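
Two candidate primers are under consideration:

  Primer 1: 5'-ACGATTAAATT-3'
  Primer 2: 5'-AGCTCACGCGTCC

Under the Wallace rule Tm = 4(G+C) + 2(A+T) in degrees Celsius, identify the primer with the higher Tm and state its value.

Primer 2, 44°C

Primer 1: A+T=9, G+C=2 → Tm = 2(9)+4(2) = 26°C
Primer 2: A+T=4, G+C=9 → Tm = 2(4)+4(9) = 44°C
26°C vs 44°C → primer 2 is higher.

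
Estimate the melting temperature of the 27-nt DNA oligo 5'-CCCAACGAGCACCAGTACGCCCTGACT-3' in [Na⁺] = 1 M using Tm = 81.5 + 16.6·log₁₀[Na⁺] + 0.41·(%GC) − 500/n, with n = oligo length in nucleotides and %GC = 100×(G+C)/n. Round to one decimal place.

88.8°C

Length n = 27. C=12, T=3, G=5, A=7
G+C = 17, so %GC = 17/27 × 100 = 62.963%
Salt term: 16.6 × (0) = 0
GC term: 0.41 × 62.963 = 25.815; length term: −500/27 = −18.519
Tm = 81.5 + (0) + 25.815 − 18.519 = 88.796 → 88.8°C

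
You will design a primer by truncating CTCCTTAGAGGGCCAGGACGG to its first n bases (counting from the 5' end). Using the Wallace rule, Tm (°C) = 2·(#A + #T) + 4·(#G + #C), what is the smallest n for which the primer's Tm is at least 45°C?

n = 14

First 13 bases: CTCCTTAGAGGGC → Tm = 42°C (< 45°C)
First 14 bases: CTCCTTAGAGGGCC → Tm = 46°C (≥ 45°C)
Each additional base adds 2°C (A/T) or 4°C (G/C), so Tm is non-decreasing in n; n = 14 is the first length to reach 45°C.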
□ □ □
**Prompt**
Each entry must be set down exactly as it appears.

**Solution**
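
Two candidate primers are under consideration:

  Primer 1: 5'-ACGATTAAATT-3'
  Primer 2: 5'-AGCTCACGCGTCC

Under the Wallace rule Tm = 4(G+C) + 2(A+T) in degrees Celsius, identify the primer with the higher Tm and state its value.

Primer 2, 44°C

Primer 1: A+T=9, G+C=2 → Tm = 2(9)+4(2) = 26°C
Primer 2: A+T=4, G+C=9 → Tm = 2(4)+4(9) = 44°C
26°C vs 44°C → primer 2 is higher.

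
Estimate the melting temperature of the 27-nt DNA oligo 5'-CCCAACGAGCACCAGTACGCCCTGACT-3' in [Na⁺] = 1 M using Tm = 81.5 + 16.6·log₁₀[Na⁺] + 0.41·(%GC) − 500/n, with n = oligo length in nucleotides and %GC = 100×(G+C)/n. Round to one decimal place.

88.8°C

Length n = 27. C=12, T=3, G=5, A=7
G+C = 17, so %GC = 17/27 × 100 = 62.963%
Salt term: 16.6 × (0) = 0
GC term: 0.41 × 62.963 = 25.815; length term: −500/27 = −18.519
Tm = 81.5 + (0) + 25.815 − 18.519 = 88.796 → 88.8°C

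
You will design a primer by truncating CTCCTTAGAGGGCCAGGACGG to its first n bases (counting from the 5' end). Using the Wallace rule, Tm (°C) = 2·(#A + #T) + 4·(#G + #C), what is the smallest n for which the primer's Tm is at least 45°C?

n = 14

First 13 bases: CTCCTTAGAGGGC → Tm = 42°C (< 45°C)
First 14 bases: CTCCTTAGAGGGCC → Tm = 46°C (≥ 45°C)
Each additional base adds 2°C (A/T) or 4°C (G/C), so Tm is non-decreasing in n; n = 14 is the first length to reach 45°C.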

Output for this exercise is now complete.